**Task description:**
Pull out every line with the word "executes" from the entries below.

**Data extract:**
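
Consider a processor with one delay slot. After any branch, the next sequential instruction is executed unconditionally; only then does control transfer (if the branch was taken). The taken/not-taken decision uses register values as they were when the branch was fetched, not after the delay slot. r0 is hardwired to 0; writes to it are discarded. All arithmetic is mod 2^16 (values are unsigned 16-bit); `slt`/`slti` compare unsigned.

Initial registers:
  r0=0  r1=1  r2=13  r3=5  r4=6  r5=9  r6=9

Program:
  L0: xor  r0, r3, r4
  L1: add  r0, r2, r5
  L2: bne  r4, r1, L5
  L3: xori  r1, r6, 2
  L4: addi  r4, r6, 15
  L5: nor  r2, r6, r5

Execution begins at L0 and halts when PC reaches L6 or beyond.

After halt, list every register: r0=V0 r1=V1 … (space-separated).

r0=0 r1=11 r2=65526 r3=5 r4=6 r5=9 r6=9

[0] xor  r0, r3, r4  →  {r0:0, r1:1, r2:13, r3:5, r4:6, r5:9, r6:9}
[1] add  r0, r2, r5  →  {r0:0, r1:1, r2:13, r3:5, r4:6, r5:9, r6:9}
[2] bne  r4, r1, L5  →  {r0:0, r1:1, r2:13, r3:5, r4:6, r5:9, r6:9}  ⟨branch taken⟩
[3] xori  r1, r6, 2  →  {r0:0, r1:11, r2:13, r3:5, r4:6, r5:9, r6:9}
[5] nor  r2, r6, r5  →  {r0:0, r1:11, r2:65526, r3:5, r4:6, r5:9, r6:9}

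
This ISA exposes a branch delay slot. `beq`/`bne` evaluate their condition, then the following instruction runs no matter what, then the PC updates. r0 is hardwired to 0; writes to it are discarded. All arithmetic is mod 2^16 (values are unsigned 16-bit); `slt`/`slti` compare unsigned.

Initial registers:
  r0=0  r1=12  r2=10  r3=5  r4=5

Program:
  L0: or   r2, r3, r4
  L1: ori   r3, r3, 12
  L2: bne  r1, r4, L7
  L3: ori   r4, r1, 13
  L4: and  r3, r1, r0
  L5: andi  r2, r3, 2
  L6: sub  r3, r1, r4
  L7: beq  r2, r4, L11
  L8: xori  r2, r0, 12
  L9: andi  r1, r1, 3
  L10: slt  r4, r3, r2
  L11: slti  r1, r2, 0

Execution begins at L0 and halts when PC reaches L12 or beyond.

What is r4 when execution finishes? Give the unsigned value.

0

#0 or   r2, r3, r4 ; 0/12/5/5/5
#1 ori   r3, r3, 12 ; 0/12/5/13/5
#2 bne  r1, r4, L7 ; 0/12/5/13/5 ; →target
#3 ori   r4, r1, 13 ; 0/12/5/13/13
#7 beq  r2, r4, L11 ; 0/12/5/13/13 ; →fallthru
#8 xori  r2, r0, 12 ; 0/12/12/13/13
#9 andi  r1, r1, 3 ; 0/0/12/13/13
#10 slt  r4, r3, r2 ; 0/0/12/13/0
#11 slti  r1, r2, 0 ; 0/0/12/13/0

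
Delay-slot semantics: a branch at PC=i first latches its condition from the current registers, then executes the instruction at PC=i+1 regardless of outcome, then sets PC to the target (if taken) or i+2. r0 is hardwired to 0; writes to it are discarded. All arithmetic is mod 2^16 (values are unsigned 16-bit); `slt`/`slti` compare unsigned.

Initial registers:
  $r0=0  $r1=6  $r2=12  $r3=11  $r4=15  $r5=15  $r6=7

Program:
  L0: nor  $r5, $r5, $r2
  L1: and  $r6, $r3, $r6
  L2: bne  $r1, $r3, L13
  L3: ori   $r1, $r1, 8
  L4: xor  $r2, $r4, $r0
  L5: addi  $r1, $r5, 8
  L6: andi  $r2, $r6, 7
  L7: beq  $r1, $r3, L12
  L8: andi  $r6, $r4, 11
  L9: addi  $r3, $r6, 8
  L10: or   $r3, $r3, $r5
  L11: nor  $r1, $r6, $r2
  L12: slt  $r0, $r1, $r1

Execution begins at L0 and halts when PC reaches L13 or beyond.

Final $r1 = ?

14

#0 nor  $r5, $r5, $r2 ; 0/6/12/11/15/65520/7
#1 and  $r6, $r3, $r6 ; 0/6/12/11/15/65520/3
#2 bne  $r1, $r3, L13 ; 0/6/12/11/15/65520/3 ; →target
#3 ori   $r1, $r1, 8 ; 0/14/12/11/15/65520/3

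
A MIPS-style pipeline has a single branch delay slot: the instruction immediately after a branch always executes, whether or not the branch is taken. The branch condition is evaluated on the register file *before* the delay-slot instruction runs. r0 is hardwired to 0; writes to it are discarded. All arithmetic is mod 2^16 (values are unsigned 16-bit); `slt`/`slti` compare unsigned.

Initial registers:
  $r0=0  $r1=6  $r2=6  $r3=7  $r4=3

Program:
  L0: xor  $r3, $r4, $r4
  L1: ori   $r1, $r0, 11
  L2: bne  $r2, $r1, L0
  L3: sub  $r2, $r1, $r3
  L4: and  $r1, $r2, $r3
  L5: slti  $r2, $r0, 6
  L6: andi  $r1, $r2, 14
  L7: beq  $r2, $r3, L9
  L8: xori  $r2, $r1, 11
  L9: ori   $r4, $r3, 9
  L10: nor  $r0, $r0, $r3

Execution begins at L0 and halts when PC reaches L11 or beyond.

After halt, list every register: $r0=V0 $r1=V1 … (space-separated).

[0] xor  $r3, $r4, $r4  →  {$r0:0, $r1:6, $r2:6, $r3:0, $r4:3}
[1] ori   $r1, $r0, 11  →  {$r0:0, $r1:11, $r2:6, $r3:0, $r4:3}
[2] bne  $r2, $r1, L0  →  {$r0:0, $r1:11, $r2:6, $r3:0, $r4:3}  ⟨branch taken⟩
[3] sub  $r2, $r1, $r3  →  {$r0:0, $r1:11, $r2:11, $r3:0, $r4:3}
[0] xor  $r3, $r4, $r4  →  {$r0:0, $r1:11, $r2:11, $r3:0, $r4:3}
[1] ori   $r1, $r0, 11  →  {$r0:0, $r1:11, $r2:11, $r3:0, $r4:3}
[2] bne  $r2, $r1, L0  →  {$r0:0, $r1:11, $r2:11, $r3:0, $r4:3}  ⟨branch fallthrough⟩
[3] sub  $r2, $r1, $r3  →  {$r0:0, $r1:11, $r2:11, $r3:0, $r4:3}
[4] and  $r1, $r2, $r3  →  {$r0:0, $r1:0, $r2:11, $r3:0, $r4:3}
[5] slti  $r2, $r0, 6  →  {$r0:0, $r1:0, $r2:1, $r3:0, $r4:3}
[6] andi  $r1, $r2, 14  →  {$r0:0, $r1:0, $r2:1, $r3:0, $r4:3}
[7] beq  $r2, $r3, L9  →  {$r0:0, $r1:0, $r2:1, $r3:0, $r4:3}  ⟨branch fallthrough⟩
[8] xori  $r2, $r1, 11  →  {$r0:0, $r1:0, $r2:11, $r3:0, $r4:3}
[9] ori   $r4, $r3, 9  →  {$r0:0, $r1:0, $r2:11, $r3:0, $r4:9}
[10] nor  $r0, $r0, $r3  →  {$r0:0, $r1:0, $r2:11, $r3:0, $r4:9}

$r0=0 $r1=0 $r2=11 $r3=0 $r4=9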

**Solution to this problem:**
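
Delay-slot semantics: a branch at PC=i first latches its condition from the current registers, then executes the instruction at PC=i+1 regardless of outcome, then sets PC to the target (if taken) or i+2. r0 is hardwired to 0; writes to it are discarded. All arithmetic is mod 2^16 (values are unsigned 16-bit); `slt`/`slti` compare unsigned.
A MIPS-style pipeline has a single branch delay slot: the instruction immediately after a branch always executes, whether or not the branch is taken. The branch condition is evaluated on the register file *before* the delay-slot instruction runs. r0 is hardwired to 0; writes to it are discarded. All arithmetic is mod 2^16 (values are unsigned 16-bit); `slt`/`slti` compare unsigned.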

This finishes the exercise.